EXERCISE AIM →
Every line in the data below from the one containing "Count the carbon" down to the one containing "SMILES: C1C(N)CCCC1Br", both included, must be retyped exactly; no other line is to appear.

Source records →
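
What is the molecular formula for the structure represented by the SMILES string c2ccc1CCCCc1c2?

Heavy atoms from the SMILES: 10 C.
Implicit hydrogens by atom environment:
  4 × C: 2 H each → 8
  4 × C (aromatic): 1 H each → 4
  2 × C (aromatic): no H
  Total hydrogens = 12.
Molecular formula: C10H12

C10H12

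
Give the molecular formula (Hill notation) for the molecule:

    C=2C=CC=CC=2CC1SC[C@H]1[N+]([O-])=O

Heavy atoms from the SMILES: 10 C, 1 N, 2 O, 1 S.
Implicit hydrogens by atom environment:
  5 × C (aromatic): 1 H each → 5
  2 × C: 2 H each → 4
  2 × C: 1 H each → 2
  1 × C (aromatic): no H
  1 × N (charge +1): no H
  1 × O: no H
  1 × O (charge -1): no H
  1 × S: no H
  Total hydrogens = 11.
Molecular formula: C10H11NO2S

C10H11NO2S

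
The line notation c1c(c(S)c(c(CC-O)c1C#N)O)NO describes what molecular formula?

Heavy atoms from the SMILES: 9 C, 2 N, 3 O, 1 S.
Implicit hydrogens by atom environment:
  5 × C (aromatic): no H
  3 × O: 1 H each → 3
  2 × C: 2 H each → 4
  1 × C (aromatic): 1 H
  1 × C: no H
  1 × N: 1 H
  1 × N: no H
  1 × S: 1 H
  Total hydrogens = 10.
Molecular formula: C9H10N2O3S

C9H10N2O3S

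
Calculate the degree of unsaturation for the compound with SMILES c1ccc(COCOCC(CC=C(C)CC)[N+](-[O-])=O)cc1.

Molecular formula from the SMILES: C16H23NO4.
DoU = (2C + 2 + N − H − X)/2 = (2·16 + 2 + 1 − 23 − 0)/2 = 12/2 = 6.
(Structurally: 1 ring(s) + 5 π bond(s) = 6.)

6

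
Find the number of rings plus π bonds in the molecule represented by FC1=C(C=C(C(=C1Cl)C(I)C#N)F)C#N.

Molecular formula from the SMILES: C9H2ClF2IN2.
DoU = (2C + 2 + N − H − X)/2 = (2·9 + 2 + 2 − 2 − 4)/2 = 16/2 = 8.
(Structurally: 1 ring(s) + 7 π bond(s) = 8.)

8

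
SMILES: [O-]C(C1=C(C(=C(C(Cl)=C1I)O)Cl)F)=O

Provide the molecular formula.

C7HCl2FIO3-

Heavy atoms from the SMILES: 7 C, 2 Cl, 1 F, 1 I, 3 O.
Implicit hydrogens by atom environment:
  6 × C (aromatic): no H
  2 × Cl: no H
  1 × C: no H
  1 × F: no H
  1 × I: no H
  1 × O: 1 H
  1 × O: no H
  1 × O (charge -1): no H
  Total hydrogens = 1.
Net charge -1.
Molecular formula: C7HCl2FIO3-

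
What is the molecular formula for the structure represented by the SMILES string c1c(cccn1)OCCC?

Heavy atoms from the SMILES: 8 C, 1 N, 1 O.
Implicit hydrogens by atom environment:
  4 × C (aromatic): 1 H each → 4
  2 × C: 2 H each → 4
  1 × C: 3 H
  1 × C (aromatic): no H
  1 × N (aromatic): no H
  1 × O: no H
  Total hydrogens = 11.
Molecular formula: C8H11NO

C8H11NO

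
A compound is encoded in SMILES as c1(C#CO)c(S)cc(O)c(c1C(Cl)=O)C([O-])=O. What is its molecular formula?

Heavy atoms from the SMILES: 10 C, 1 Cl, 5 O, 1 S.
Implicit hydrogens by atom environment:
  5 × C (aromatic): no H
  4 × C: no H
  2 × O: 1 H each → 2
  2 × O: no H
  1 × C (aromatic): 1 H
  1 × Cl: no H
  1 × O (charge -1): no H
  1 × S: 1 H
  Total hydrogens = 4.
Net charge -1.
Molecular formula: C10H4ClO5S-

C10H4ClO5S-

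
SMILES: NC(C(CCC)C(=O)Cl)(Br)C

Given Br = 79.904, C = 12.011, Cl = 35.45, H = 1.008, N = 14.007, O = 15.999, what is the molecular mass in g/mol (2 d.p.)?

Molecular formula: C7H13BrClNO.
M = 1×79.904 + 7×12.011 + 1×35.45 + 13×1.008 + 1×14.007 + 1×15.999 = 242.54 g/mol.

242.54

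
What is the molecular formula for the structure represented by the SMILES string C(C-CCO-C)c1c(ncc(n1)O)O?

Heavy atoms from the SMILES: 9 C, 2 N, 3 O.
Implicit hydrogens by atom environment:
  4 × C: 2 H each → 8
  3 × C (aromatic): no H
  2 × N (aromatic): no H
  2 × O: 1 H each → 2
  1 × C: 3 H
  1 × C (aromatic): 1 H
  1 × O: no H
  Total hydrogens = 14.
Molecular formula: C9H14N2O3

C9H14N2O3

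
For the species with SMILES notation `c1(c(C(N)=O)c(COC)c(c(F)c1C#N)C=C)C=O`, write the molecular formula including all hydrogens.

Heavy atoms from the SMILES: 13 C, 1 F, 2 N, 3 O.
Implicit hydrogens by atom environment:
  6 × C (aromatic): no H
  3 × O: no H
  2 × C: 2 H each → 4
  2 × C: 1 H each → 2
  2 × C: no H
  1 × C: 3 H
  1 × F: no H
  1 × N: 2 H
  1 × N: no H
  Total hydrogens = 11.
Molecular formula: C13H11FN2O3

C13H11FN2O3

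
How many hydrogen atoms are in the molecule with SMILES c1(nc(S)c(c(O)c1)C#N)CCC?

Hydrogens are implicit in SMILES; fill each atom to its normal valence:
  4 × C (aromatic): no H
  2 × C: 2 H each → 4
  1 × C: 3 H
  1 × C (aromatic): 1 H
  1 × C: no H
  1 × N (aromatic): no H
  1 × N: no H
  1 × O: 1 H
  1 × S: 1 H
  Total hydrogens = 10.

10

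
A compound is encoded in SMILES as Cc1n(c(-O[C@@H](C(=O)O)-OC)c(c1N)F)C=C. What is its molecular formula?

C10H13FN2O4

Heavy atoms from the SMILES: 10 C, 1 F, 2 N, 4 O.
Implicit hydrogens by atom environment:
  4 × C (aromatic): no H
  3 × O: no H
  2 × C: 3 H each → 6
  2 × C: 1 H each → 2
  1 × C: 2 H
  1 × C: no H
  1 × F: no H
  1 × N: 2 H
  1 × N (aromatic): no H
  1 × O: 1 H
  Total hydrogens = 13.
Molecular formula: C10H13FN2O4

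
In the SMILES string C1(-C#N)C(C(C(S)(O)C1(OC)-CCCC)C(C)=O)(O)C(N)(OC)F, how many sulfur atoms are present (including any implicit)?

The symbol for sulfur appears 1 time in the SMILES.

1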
==
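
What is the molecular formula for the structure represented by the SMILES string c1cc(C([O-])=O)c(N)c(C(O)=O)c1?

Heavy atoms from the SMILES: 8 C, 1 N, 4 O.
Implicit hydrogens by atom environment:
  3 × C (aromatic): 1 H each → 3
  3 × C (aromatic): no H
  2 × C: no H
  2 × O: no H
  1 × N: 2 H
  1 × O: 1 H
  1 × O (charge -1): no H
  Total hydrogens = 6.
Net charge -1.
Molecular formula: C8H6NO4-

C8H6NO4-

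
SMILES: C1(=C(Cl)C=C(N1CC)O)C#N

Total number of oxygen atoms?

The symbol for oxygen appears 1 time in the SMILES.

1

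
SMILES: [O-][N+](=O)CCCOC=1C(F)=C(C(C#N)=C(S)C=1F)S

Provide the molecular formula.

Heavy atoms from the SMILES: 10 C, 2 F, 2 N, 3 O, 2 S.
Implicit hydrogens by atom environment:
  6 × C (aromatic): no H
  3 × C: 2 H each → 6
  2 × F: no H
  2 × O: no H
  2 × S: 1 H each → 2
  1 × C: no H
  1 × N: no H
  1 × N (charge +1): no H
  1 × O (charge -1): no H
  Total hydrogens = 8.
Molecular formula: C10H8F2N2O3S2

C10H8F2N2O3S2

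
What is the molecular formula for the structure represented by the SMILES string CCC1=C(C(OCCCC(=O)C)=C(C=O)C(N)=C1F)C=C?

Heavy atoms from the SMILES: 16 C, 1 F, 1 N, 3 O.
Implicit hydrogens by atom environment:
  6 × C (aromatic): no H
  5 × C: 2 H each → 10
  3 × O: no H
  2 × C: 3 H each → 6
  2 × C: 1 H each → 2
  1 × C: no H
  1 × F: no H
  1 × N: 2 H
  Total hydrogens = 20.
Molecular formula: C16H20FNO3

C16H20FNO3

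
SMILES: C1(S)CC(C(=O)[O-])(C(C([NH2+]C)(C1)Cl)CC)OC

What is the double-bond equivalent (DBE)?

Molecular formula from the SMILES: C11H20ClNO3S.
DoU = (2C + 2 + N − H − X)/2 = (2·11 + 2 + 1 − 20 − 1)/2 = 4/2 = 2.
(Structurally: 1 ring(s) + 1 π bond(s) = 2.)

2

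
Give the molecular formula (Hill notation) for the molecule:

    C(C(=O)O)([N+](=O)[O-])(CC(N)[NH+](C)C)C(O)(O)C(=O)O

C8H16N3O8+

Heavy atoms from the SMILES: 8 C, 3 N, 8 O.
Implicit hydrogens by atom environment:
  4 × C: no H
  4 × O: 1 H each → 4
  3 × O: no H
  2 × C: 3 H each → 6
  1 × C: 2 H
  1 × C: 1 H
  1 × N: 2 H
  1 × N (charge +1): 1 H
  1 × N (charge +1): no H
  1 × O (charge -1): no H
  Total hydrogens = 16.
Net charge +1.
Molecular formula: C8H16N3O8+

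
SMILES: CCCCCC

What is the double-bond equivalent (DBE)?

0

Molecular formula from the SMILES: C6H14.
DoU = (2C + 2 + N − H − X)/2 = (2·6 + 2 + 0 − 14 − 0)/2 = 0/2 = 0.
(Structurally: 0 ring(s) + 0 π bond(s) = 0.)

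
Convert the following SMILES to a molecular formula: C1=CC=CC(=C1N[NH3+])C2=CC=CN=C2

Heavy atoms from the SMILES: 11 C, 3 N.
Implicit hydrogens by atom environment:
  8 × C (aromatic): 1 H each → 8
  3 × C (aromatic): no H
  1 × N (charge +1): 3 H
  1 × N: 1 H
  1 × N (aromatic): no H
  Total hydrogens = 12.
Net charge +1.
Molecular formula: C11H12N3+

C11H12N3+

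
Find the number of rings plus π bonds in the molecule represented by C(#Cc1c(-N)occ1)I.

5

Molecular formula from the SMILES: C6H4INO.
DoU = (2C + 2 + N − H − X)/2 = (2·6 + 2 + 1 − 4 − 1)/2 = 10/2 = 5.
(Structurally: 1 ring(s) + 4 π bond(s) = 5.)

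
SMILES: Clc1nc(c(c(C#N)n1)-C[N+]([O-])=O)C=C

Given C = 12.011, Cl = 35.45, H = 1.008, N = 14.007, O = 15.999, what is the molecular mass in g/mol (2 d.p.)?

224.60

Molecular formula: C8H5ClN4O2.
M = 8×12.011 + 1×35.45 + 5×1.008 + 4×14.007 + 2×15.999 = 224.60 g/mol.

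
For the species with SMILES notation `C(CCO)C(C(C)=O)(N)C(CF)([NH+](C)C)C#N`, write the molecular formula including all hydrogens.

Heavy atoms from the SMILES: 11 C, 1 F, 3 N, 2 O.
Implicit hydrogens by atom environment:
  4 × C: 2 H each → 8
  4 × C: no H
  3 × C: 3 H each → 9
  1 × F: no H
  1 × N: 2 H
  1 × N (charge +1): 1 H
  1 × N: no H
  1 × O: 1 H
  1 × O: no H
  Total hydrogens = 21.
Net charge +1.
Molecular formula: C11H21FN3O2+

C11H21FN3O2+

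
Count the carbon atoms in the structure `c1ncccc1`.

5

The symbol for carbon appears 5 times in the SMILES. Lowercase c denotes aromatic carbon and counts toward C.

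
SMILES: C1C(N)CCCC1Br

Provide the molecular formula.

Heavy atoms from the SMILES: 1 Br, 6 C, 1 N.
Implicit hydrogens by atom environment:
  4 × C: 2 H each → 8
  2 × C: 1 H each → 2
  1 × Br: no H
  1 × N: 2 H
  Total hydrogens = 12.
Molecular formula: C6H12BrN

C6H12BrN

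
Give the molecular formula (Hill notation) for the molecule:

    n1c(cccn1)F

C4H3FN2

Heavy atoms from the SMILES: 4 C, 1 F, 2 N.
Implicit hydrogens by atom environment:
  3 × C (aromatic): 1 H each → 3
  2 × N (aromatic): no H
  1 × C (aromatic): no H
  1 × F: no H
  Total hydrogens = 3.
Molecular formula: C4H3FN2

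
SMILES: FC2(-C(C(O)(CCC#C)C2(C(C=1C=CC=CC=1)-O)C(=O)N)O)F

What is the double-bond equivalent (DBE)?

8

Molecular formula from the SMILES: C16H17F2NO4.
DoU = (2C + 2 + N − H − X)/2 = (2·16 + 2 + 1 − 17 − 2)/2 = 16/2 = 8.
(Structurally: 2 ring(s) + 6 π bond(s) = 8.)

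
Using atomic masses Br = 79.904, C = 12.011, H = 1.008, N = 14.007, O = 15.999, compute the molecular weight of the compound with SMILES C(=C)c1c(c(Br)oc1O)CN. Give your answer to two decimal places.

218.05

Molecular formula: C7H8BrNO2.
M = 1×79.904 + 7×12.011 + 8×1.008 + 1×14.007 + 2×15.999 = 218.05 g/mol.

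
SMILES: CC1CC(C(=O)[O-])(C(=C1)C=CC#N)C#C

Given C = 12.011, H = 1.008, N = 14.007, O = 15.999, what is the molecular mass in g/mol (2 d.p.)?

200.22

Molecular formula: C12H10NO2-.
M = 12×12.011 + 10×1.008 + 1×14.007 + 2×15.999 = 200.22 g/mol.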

RESPONSE TO THE TASK →
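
Count the carbon atoms in the structure `c1ncccc1`.

5

The symbol for carbon appears 5 times in the SMILES. Lowercase c denotes aromatic carbon and counts toward C.

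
SMILES: C1C(N)CCCC1Br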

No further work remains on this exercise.